_What is needed_
Copy out all the entries below, word for word.
BEGIN Available data
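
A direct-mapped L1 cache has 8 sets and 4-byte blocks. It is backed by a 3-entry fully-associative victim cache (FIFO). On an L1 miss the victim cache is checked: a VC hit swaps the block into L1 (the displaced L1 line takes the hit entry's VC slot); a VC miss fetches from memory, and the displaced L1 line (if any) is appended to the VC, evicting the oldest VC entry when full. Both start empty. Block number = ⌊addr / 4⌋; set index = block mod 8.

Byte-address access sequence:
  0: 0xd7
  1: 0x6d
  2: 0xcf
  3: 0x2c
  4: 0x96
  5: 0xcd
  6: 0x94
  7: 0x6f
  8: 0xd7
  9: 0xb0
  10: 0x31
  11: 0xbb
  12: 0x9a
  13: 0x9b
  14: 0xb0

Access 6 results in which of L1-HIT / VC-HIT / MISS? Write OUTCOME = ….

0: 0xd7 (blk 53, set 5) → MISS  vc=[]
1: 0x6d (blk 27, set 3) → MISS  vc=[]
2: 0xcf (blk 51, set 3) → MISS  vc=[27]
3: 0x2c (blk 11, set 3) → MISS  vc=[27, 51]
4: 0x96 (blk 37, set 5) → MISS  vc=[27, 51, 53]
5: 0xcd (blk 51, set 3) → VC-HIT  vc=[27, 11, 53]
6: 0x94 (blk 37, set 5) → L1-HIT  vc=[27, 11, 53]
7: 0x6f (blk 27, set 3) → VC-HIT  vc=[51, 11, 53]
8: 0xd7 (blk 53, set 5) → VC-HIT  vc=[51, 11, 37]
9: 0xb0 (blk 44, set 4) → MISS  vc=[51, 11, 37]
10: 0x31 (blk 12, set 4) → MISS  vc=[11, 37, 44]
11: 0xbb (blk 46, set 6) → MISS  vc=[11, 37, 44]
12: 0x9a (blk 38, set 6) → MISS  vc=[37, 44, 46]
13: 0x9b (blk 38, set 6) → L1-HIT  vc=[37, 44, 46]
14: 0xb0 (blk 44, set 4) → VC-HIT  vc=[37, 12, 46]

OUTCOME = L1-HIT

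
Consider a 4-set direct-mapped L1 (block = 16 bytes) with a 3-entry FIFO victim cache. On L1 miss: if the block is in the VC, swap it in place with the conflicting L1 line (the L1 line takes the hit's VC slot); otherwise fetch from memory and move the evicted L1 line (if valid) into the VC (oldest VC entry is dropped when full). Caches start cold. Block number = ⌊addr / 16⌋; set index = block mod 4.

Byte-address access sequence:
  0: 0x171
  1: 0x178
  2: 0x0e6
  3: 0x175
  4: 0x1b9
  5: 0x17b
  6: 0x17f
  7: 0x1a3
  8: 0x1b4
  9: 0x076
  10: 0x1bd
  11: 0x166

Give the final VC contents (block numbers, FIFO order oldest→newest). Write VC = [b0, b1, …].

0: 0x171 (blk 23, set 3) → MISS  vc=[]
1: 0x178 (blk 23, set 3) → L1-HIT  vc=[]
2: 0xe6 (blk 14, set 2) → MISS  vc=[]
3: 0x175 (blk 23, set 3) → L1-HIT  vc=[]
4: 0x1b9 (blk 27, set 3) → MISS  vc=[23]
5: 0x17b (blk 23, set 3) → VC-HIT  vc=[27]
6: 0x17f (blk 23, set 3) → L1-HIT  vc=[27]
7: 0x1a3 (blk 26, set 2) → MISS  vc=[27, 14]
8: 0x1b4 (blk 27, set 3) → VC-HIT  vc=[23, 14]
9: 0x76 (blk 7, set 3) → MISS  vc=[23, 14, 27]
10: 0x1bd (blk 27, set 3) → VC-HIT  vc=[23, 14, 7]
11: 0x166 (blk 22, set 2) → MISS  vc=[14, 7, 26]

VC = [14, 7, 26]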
END Available data
_Output for this task_
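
A direct-mapped L1 cache has 8 sets and 4-byte blocks. It is backed by a 3-entry fully-associative victim cache (FIFO). On an L1 miss the victim cache is checked: a VC hit swaps the block into L1 (the displaced L1 line takes the hit entry's VC slot); a VC miss fetches from memory, and the displaced L1 line (if any) is appended to the VC, evicting the oldest VC entry when full. Both start empty. Block number = ⌊addr / 4⌋; set index = block mod 8.

Byte-address access sequence:
  0: 0xd7
  1: 0x6d
  2: 0xcf
  3: 0x2c
  4: 0x96
  5: 0xcd
  6: 0x94
  7: 0x6f
  8: 0xd7
  9: 0xb0
  10: 0x31
  11: 0xbb
  12: 0x9a
  13: 0x9b
  14: 0xb0

Access 6 results in which of L1-HIT / VC-HIT / MISS? Write OUTCOME = ….

0: 0xd7 (blk 53, set 5) → MISS  vc=[]
1: 0x6d (blk 27, set 3) → MISS  vc=[]
2: 0xcf (blk 51, set 3) → MISS  vc=[27]
3: 0x2c (blk 11, set 3) → MISS  vc=[27, 51]
4: 0x96 (blk 37, set 5) → MISS  vc=[27, 51, 53]
5: 0xcd (blk 51, set 3) → VC-HIT  vc=[27, 11, 53]
6: 0x94 (blk 37, set 5) → L1-HIT  vc=[27, 11, 53]
7: 0x6f (blk 27, set 3) → VC-HIT  vc=[51, 11, 53]
8: 0xd7 (blk 53, set 5) → VC-HIT  vc=[51, 11, 37]
9: 0xb0 (blk 44, set 4) → MISS  vc=[51, 11, 37]
10: 0x31 (blk 12, set 4) → MISS  vc=[11, 37, 44]
11: 0xbb (blk 46, set 6) → MISS  vc=[11, 37, 44]
12: 0x9a (blk 38, set 6) → MISS  vc=[37, 44, 46]
13: 0x9b (blk 38, set 6) → L1-HIT  vc=[37, 44, 46]
14: 0xb0 (blk 44, set 4) → VC-HIT  vc=[37, 12, 46]

OUTCOME = L1-HIT

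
Consider a 4-set direct-mapped L1 (block = 16 bytes) with a 3-entry FIFO victim cache. On L1 miss: if the block is in the VC, swap it in place with the conflicting L1 line (the L1 line takes the hit's VC slot); otherwise fetch from memory and move the evicted L1 line (if valid) into the VC (oldest VC entry is dropped when full). Caches start cold. Block number = ⌊addr / 16⌋; set index = block mod 4.

Byte-address access sequence:
  0: 0x171
  1: 0x178
  2: 0x0e6
  3: 0x175
  4: 0x1b9
  5: 0x17b
  6: 0x17f
  7: 0x1a3
  8: 0x1b4
  9: 0x076
  10: 0x1bd
  11: 0x166

Give the final VC contents (block numbers, FIFO order oldest→newest). Write VC = [b0, b1, …].

0: 0x171 (blk 23, set 3) → MISS  vc=[]
1: 0x178 (blk 23, set 3) → L1-HIT  vc=[]
2: 0xe6 (blk 14, set 2) → MISS  vc=[]
3: 0x175 (blk 23, set 3) → L1-HIT  vc=[]
4: 0x1b9 (blk 27, set 3) → MISS  vc=[23]
5: 0x17b (blk 23, set 3) → VC-HIT  vc=[27]
6: 0x17f (blk 23, set 3) → L1-HIT  vc=[27]
7: 0x1a3 (blk 26, set 2) → MISS  vc=[27, 14]
8: 0x1b4 (blk 27, set 3) → VC-HIT  vc=[23, 14]
9: 0x76 (blk 7, set 3) → MISS  vc=[23, 14, 27]
10: 0x1bd (blk 27, set 3) → VC-HIT  vc=[23, 14, 7]
11: 0x166 (blk 22, set 2) → MISS  vc=[14, 7, 26]

VC = [14, 7, 26]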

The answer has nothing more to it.